> _Aim of the exercise_:
Once you have read the listing, retype all of it exactly.
*** Records for this task Section Begins ***
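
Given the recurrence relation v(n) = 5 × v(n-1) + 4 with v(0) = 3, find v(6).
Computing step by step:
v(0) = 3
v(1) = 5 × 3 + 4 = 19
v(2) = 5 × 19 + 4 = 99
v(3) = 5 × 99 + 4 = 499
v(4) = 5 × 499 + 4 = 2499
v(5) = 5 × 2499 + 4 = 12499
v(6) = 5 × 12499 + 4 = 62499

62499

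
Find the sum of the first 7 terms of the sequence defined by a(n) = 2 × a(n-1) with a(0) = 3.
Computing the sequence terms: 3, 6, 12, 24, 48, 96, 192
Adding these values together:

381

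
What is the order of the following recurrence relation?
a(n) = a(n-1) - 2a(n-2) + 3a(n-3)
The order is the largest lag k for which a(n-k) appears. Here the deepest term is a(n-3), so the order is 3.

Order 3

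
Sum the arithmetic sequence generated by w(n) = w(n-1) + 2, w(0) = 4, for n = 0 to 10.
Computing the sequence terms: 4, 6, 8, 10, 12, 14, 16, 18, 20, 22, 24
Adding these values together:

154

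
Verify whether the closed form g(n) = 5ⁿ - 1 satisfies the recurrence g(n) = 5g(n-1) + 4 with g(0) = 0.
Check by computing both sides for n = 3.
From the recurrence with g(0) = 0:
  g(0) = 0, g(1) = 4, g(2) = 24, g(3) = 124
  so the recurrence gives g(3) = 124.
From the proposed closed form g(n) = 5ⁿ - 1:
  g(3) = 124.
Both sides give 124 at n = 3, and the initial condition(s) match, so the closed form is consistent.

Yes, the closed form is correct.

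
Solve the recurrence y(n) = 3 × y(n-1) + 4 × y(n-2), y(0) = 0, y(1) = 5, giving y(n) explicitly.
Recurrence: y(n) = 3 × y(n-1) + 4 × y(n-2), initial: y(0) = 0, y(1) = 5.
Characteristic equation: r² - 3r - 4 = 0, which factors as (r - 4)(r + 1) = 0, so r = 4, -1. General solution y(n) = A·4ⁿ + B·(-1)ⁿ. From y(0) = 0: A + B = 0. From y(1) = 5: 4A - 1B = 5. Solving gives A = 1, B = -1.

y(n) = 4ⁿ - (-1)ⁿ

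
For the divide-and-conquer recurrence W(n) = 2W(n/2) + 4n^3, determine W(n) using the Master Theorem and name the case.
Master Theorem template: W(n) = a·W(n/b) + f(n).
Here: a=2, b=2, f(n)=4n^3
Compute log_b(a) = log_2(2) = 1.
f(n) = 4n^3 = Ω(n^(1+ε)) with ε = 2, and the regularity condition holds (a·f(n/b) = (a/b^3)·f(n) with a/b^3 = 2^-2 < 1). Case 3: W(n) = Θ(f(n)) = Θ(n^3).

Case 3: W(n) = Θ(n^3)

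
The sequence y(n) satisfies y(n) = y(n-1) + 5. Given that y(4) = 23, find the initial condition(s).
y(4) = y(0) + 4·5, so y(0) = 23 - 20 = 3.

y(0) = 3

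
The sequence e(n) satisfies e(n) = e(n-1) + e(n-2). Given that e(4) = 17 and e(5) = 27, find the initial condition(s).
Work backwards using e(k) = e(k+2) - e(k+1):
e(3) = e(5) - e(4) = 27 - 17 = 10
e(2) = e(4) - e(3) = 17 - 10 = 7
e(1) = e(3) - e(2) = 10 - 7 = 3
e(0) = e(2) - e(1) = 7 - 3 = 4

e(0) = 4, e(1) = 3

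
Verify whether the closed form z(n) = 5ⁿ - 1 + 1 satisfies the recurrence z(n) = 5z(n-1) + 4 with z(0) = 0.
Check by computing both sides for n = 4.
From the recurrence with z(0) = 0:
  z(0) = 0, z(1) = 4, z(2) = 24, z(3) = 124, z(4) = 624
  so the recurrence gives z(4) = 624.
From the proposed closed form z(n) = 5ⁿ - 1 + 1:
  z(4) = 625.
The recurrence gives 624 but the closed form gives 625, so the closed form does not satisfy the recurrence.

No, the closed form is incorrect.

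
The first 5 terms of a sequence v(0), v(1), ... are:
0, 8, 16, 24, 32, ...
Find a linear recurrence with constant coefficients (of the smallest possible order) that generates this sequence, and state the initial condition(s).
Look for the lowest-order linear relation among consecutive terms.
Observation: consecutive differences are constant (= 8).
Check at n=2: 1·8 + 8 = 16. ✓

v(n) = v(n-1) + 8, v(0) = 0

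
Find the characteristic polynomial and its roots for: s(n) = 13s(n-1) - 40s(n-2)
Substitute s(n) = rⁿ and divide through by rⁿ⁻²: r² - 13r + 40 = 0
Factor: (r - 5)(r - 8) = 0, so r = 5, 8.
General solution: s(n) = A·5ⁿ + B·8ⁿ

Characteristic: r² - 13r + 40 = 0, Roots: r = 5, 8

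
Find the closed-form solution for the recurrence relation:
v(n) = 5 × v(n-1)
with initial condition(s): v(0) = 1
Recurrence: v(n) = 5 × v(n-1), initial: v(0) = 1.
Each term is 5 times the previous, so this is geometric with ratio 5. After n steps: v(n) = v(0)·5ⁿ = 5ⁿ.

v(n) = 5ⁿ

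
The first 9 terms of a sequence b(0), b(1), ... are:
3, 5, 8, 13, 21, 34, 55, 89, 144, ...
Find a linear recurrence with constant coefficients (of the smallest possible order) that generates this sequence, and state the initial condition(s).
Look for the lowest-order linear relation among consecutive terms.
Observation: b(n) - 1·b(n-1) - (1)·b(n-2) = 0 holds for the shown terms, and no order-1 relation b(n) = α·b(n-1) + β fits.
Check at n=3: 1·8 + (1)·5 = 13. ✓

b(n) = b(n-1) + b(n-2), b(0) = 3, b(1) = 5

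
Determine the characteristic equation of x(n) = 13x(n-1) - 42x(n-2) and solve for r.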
*** Records for this task Section Ends ***
> _Written response_:
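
Given the recurrence relation v(n) = 5 × v(n-1) + 4 with v(0) = 3, find v(6).
Computing step by step:
v(0) = 3
v(1) = 5 × 3 + 4 = 19
v(2) = 5 × 19 + 4 = 99
v(3) = 5 × 99 + 4 = 499
v(4) = 5 × 499 + 4 = 2499
v(5) = 5 × 2499 + 4 = 12499
v(6) = 5 × 12499 + 4 = 62499

62499

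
Find the sum of the first 7 terms of the sequence defined by a(n) = 2 × a(n-1) with a(0) = 3.
Computing the sequence terms: 3, 6, 12, 24, 48, 96, 192
Adding these values together:

381

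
What is the order of the following recurrence relation?
a(n) = a(n-1) - 2a(n-2) + 3a(n-3)
The order is the largest lag k for which a(n-k) appears. Here the deepest term is a(n-3), so the order is 3.

Order 3

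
Sum the arithmetic sequence generated by w(n) = w(n-1) + 2, w(0) = 4, for n = 0 to 10.
Computing the sequence terms: 4, 6, 8, 10, 12, 14, 16, 18, 20, 22, 24
Adding these values together:

154

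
Verify whether the closed form g(n) = 5ⁿ - 1 satisfies the recurrence g(n) = 5g(n-1) + 4 with g(0) = 0.
Check by computing both sides for n = 3.
From the recurrence with g(0) = 0:
  g(0) = 0, g(1) = 4, g(2) = 24, g(3) = 124
  so the recurrence gives g(3) = 124.
From the proposed closed form g(n) = 5ⁿ - 1:
  g(3) = 124.
Both sides give 124 at n = 3, and the initial condition(s) match, so the closed form is consistent.

Yes, the closed form is correct.

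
Solve the recurrence y(n) = 3 × y(n-1) + 4 × y(n-2), y(0) = 0, y(1) = 5, giving y(n) explicitly.
Recurrence: y(n) = 3 × y(n-1) + 4 × y(n-2), initial: y(0) = 0, y(1) = 5.
Characteristic equation: r² - 3r - 4 = 0, which factors as (r - 4)(r + 1) = 0, so r = 4, -1. General solution y(n) = A·4ⁿ + B·(-1)ⁿ. From y(0) = 0: A + B = 0. From y(1) = 5: 4A - 1B = 5. Solving gives A = 1, B = -1.

y(n) = 4ⁿ - (-1)ⁿ

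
For the divide-and-conquer recurrence W(n) = 2W(n/2) + 4n^3, determine W(n) using the Master Theorem and name the case.
Master Theorem template: W(n) = a·W(n/b) + f(n).
Here: a=2, b=2, f(n)=4n^3
Compute log_b(a) = log_2(2) = 1.
f(n) = 4n^3 = Ω(n^(1+ε)) with ε = 2, and the regularity condition holds (a·f(n/b) = (a/b^3)·f(n) with a/b^3 = 2^-2 < 1). Case 3: W(n) = Θ(f(n)) = Θ(n^3).

Case 3: W(n) = Θ(n^3)

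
The sequence y(n) satisfies y(n) = y(n-1) + 5. Given that y(4) = 23, find the initial condition(s).
y(4) = y(0) + 4·5, so y(0) = 23 - 20 = 3.

y(0) = 3

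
The sequence e(n) satisfies e(n) = e(n-1) + e(n-2). Given that e(4) = 17 and e(5) = 27, find the initial condition(s).
Work backwards using e(k) = e(k+2) - e(k+1):
e(3) = e(5) - e(4) = 27 - 17 = 10
e(2) = e(4) - e(3) = 17 - 10 = 7
e(1) = e(3) - e(2) = 10 - 7 = 3
e(0) = e(2) - e(1) = 7 - 3 = 4

e(0) = 4, e(1) = 3

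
Verify whether the closed form z(n) = 5ⁿ - 1 + 1 satisfies the recurrence z(n) = 5z(n-1) + 4 with z(0) = 0.
Check by computing both sides for n = 4.
From the recurrence with z(0) = 0:
  z(0) = 0, z(1) = 4, z(2) = 24, z(3) = 124, z(4) = 624
  so the recurrence gives z(4) = 624.
From the proposed closed form z(n) = 5ⁿ - 1 + 1:
  z(4) = 625.
The recurrence gives 624 but the closed form gives 625, so the closed form does not satisfy the recurrence.

No, the closed form is incorrect.

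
The first 5 terms of a sequence v(0), v(1), ... are:
0, 8, 16, 24, 32, ...
Find a linear recurrence with constant coefficients (of the smallest possible order) that generates this sequence, and state the initial condition(s).
Look for the lowest-order linear relation among consecutive terms.
Observation: consecutive differences are constant (= 8).
Check at n=2: 1·8 + 8 = 16. ✓

v(n) = v(n-1) + 8, v(0) = 0

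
Find the characteristic polynomial and its roots for: s(n) = 13s(n-1) - 40s(n-2)
Substitute s(n) = rⁿ and divide through by rⁿ⁻²: r² - 13r + 40 = 0
Factor: (r - 5)(r - 8) = 0, so r = 5, 8.
General solution: s(n) = A·5ⁿ + B·8ⁿ

Characteristic: r² - 13r + 40 = 0, Roots: r = 5, 8

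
Find the closed-form solution for the recurrence relation:
v(n) = 5 × v(n-1)
with initial condition(s): v(0) = 1
Recurrence: v(n) = 5 × v(n-1), initial: v(0) = 1.
Each term is 5 times the previous, so this is geometric with ratio 5. After n steps: v(n) = v(0)·5ⁿ = 5ⁿ.

v(n) = 5ⁿ

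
The first 9 terms of a sequence b(0), b(1), ... are:
3, 5, 8, 13, 21, 34, 55, 89, 144, ...
Find a linear recurrence with constant coefficients (of the smallest possible order) that generates this sequence, and state the initial condition(s).
Look for the lowest-order linear relation among consecutive terms.
Observation: b(n) - 1·b(n-1) - (1)·b(n-2) = 0 holds for the shown terms, and no order-1 relation b(n) = α·b(n-1) + β fits.
Check at n=3: 1·8 + (1)·5 = 13. ✓

b(n) = b(n-1) + b(n-2), b(0) = 3, b(1) = 5

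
Determine the characteristic equation of x(n) = 13x(n-1) - 42x(n-2) and solve for r.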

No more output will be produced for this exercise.